> [EXERCISE AIM]:
For the data that follows, report how many lines include the string "perpendicular", and write the number alone.

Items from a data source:

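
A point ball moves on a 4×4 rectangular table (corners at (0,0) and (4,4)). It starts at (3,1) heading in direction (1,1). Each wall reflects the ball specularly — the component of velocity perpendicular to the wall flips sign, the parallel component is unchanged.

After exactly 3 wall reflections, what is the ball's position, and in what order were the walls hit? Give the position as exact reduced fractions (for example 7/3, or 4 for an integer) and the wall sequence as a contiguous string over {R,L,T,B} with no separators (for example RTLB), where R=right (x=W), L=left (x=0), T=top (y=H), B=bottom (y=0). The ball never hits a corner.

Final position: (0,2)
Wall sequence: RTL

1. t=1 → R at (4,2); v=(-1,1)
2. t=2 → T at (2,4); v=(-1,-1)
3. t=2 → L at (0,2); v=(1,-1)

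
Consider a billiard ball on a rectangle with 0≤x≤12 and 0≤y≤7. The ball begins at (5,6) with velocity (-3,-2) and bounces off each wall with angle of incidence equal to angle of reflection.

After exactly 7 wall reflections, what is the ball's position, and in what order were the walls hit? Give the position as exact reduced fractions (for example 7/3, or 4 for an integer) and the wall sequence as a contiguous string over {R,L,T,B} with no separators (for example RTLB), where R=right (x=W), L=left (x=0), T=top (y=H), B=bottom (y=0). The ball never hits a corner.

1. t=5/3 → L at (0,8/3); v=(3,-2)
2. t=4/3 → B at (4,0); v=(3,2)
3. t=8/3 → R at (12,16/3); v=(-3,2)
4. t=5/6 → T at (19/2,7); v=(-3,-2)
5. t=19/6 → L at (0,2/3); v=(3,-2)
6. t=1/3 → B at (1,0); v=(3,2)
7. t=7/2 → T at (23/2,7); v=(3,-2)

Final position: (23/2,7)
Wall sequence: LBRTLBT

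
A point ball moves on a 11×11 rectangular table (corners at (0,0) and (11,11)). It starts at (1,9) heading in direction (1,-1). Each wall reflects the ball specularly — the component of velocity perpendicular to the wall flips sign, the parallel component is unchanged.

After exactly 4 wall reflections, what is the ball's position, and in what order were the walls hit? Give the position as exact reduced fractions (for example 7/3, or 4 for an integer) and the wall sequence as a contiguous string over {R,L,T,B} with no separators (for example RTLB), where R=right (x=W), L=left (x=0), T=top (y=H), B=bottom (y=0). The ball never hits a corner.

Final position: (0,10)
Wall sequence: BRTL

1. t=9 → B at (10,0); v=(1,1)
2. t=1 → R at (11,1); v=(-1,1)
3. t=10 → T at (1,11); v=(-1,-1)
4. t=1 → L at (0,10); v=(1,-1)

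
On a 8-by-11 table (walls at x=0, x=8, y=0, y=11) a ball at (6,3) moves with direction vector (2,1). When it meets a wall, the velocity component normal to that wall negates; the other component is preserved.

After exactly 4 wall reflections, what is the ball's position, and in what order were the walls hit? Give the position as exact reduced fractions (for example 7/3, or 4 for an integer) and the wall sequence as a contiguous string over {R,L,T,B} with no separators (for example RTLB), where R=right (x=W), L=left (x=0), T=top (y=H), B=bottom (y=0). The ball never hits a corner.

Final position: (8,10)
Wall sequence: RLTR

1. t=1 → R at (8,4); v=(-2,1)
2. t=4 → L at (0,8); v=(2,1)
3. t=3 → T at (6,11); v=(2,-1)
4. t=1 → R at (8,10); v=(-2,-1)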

* * *

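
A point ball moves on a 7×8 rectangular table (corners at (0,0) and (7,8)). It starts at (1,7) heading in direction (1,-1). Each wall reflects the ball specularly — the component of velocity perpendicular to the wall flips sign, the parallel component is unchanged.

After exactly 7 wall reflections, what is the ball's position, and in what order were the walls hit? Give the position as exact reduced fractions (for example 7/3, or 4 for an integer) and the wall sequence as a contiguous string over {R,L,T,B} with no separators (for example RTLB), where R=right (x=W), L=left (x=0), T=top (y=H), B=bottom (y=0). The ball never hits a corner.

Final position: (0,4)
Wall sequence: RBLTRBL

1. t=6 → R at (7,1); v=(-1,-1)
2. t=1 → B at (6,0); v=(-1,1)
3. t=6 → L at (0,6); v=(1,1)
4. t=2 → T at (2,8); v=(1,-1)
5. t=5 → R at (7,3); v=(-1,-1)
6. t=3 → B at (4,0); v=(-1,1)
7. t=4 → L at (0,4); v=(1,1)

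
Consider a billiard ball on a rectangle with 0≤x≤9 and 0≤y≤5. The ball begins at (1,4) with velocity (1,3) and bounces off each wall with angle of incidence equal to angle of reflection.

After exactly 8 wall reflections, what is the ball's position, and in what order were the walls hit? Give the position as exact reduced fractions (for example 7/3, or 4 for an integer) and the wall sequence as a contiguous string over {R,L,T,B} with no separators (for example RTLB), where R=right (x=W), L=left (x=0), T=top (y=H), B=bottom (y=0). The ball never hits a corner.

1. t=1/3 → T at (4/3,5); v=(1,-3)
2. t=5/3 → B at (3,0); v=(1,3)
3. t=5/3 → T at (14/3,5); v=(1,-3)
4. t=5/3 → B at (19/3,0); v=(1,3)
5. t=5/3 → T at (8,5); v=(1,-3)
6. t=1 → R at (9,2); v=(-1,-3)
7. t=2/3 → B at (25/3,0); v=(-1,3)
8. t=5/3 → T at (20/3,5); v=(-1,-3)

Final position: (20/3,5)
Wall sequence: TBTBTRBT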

* * *

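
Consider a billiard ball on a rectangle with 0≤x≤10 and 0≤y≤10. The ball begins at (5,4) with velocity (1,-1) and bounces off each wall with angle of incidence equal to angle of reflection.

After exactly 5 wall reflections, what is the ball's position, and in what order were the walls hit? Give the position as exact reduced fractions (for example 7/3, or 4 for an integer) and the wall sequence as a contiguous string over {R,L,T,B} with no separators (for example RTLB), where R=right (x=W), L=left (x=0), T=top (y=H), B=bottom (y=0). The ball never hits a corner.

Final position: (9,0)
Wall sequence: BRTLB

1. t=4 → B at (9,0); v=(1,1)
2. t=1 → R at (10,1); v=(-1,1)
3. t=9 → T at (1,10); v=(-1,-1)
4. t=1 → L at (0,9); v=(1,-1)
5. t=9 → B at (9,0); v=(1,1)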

> [EXERCISE RESPONSE]:
3